*** Data for analysis
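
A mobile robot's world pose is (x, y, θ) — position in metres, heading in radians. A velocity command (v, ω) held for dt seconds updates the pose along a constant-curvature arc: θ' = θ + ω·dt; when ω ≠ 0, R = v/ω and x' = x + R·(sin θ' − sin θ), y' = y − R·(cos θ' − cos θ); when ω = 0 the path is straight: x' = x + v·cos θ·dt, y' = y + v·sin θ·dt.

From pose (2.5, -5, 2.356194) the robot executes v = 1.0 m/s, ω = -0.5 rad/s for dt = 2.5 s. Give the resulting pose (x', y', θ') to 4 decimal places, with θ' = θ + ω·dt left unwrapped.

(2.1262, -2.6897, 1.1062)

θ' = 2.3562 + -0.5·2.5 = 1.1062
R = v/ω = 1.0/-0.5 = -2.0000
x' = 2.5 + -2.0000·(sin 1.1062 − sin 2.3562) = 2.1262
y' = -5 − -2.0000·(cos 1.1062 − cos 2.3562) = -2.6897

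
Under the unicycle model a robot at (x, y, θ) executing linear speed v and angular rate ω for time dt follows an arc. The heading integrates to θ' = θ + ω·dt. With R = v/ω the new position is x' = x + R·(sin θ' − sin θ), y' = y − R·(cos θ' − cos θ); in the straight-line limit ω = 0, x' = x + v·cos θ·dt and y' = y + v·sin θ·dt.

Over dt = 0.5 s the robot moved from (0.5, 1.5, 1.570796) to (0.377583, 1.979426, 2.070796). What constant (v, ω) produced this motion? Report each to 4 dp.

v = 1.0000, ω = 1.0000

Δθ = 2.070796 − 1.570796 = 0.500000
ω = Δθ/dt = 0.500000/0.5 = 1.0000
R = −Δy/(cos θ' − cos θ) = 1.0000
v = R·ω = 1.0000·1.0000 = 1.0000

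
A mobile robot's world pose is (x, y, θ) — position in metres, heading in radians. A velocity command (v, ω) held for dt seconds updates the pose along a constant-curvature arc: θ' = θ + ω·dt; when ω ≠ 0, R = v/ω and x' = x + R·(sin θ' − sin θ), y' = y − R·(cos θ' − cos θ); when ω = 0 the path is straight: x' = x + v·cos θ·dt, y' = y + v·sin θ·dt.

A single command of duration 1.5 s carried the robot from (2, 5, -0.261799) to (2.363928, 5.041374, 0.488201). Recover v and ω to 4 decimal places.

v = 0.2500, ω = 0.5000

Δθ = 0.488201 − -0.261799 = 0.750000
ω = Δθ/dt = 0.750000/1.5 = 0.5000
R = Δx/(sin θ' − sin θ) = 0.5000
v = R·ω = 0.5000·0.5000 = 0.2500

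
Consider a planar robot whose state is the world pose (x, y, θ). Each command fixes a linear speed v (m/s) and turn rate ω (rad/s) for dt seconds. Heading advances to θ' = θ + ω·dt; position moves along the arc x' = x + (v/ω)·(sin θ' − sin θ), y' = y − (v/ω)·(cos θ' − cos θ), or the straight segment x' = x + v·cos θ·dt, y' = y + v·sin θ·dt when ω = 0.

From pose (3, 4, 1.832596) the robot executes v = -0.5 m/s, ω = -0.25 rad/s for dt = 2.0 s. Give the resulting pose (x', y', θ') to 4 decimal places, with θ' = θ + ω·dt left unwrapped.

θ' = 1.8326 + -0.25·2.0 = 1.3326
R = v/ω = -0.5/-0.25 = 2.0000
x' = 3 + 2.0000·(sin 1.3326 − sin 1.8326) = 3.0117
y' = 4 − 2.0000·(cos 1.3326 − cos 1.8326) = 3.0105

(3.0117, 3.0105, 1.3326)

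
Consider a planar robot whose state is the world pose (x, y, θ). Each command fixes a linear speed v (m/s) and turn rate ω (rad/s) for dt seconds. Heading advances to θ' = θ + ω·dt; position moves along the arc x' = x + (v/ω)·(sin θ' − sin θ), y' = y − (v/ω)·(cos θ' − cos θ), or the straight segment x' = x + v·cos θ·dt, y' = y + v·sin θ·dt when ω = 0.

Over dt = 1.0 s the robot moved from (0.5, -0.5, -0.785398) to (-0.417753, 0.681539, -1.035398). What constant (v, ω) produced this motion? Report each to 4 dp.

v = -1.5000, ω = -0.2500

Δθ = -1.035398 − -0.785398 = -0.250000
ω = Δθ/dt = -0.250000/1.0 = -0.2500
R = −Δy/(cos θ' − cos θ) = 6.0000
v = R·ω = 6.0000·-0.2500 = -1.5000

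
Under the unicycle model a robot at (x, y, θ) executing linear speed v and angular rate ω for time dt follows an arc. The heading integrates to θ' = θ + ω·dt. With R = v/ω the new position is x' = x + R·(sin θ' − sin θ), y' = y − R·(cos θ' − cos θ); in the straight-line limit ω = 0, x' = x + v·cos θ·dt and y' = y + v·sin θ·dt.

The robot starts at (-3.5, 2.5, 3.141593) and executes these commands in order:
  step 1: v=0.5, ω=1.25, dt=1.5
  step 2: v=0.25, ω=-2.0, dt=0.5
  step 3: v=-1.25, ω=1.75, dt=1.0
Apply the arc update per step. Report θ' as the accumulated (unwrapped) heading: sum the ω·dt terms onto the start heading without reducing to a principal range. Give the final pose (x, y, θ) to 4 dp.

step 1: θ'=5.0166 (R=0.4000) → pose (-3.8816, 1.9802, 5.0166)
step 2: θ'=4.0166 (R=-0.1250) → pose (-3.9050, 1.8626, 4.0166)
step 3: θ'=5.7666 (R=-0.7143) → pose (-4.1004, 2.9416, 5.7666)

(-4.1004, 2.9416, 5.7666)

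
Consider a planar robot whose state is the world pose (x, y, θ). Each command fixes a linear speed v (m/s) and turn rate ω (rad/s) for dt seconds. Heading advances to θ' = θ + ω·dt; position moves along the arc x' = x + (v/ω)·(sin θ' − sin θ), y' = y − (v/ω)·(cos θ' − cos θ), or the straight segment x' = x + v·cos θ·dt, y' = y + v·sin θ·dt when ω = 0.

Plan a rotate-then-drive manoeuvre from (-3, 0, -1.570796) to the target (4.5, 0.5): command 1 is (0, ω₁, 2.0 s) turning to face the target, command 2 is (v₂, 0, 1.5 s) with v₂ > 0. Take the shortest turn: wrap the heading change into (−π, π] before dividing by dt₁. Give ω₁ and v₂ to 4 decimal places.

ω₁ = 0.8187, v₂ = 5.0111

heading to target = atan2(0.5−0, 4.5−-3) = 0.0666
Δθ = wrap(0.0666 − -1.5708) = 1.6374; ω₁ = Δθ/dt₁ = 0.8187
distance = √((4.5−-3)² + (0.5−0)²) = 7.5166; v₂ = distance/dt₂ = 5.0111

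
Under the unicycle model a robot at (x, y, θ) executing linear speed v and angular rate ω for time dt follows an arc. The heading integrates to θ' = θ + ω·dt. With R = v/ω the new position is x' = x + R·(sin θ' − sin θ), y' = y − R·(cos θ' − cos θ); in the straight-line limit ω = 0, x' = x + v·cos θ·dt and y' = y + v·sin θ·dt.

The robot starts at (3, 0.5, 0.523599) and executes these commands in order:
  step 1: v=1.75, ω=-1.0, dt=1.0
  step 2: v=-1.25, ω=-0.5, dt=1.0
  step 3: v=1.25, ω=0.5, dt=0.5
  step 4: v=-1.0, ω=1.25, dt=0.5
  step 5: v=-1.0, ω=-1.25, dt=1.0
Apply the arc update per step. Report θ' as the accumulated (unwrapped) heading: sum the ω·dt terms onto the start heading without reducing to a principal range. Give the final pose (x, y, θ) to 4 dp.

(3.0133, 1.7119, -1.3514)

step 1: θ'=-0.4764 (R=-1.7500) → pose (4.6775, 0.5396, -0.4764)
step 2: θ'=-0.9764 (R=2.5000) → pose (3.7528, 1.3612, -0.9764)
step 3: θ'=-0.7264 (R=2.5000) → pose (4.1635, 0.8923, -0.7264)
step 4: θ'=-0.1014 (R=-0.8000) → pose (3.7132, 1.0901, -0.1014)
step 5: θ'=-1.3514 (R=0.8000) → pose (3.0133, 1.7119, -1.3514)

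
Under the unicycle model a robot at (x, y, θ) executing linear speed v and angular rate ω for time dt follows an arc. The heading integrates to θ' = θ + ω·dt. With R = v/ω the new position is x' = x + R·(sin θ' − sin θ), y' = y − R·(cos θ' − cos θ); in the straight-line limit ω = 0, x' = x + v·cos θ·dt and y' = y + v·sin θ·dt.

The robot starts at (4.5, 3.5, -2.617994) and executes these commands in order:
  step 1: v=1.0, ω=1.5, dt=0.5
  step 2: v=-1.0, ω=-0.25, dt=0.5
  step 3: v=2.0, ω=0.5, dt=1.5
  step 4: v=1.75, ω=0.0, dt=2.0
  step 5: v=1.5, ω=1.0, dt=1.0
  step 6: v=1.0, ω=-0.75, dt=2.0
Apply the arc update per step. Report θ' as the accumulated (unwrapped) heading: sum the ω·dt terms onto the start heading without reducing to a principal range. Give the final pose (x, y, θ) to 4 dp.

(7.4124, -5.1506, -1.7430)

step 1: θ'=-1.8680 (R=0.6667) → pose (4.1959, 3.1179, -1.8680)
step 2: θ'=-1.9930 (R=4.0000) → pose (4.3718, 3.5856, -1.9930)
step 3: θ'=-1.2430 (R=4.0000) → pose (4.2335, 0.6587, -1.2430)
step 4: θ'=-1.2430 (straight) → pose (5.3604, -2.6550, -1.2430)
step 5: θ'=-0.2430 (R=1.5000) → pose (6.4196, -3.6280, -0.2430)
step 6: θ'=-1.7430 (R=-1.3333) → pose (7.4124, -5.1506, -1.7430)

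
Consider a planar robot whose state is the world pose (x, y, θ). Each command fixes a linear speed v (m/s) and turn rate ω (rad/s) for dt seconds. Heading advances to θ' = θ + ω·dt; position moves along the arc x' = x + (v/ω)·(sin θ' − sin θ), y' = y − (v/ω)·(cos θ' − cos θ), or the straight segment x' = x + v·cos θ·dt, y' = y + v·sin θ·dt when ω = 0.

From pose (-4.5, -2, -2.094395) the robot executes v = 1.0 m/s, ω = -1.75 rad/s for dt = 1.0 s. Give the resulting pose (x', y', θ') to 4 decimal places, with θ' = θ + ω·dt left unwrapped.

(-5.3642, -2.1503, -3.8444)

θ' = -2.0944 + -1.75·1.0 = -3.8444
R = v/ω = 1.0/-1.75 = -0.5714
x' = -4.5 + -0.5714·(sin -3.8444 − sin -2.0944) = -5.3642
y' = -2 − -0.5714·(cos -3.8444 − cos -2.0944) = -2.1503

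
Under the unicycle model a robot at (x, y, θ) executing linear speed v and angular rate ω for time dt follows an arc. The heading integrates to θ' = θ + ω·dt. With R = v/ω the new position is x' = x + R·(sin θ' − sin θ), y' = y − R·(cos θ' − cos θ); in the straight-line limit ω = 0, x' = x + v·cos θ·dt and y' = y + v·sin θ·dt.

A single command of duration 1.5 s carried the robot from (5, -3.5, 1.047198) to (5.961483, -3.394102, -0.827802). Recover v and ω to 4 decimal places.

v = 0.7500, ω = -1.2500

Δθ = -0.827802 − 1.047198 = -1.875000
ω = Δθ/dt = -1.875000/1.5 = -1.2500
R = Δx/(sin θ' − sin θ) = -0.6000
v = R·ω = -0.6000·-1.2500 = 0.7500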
******
→ **Directions for this task**:
Filter the data down to the lines that contain the string "commands", and copy them.

→ **Worked solution**:
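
The robot starts at (-3.5, 2.5, 3.141593) and executes these commands in order:
The robot starts at (3, 0.5, 0.523599) and executes these commands in order:
The robot starts at (4.5, 3.5, -2.617994) and executes these commands in order: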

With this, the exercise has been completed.